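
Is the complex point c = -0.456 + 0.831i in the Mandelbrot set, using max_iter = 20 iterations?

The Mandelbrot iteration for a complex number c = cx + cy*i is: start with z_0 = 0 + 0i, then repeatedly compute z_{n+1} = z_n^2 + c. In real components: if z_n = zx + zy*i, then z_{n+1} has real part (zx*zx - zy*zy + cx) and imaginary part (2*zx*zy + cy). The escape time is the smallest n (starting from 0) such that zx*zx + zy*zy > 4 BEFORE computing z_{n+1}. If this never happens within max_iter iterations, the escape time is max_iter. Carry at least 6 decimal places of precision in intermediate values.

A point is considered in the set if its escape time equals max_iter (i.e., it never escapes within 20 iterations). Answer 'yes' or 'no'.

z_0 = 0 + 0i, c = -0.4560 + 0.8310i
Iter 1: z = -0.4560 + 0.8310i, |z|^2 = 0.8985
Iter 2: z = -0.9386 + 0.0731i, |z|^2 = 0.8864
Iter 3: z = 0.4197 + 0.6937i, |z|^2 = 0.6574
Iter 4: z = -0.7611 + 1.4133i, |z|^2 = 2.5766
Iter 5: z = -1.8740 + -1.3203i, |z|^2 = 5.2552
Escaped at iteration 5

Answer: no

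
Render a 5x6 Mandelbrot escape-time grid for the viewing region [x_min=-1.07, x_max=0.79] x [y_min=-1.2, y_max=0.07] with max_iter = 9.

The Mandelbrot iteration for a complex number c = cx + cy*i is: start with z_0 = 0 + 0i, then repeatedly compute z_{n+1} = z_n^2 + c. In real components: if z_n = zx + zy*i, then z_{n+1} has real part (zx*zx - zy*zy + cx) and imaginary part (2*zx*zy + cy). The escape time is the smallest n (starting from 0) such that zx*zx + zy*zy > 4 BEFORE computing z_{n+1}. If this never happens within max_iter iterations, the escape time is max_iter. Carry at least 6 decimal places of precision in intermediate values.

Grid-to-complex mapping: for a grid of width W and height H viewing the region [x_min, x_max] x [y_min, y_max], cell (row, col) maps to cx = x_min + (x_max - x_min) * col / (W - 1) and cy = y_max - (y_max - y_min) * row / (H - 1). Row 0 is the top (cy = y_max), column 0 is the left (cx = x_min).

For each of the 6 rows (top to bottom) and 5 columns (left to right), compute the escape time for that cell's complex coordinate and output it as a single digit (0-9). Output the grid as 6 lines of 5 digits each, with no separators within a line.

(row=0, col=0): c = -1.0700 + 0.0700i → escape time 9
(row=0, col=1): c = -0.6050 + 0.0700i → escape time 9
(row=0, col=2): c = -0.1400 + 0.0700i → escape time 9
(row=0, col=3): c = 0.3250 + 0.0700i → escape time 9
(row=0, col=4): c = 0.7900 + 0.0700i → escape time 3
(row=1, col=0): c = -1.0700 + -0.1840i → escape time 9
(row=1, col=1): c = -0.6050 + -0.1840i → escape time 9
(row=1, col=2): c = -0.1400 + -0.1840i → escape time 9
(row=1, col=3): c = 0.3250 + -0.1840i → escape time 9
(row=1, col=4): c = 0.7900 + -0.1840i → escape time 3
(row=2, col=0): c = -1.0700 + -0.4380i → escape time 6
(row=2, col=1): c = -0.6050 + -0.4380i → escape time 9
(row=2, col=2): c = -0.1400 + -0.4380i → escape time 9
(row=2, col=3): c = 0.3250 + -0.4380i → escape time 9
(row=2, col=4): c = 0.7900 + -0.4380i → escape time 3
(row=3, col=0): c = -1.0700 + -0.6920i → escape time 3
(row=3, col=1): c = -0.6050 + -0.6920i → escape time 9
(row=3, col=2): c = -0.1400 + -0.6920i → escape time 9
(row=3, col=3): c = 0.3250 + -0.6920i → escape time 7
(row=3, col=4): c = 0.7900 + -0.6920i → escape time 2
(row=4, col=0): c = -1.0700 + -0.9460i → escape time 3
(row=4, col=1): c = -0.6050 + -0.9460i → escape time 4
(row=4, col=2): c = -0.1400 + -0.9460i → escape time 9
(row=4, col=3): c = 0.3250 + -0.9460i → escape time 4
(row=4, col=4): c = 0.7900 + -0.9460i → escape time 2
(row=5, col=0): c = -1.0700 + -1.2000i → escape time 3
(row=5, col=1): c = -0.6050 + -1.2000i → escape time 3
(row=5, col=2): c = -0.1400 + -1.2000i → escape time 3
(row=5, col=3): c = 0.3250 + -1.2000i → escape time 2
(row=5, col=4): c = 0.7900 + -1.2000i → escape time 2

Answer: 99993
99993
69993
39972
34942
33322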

·····

**ACTIVITY**
In the listing above, locate the line with "A point is considered" and the line with "Grid-to-complex mapping: for", then extract exactly those lines and every line between them, and nothing more.

**WRITTEN SOLUTION**
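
A point is considered in the set if its escape time equals max_iter (i.e., it never escapes within 20 iterations). Answer 'yes' or 'no'.

z_0 = 0 + 0i, c = -0.4560 + 0.8310i
Iter 1: z = -0.4560 + 0.8310i, |z|^2 = 0.8985
Iter 2: z = -0.9386 + 0.0731i, |z|^2 = 0.8864
Iter 3: z = 0.4197 + 0.6937i, |z|^2 = 0.6574
Iter 4: z = -0.7611 + 1.4133i, |z|^2 = 2.5766
Iter 5: z = -1.8740 + -1.3203i, |z|^2 = 5.2552
Escaped at iteration 5

Answer: no

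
Render a 5x6 Mandelbrot escape-time grid for the viewing region [x_min=-1.07, x_max=0.79] x [y_min=-1.2, y_max=0.07] with max_iter = 9.

The Mandelbrot iteration for a complex number c = cx + cy*i is: start with z_0 = 0 + 0i, then repeatedly compute z_{n+1} = z_n^2 + c. In real components: if z_n = zx + zy*i, then z_{n+1} has real part (zx*zx - zy*zy + cx) and imaginary part (2*zx*zy + cy). The escape time is the smallest n (starting from 0) such that zx*zx + zy*zy > 4 BEFORE computing z_{n+1}. If this never happens within max_iter iterations, the escape time is max_iter. Carry at least 6 decimal places of precision in intermediate values.

Grid-to-complex mapping: for a grid of width W and height H viewing the region [x_min, x_max] x [y_min, y_max], cell (row, col) maps to cx = x_min + (x_max - x_min) * col / (W - 1) and cy = y_max - (y_max - y_min) * row / (H - 1). Row 0 is the top (cy = y_max), column 0 is the left (cx = x_min).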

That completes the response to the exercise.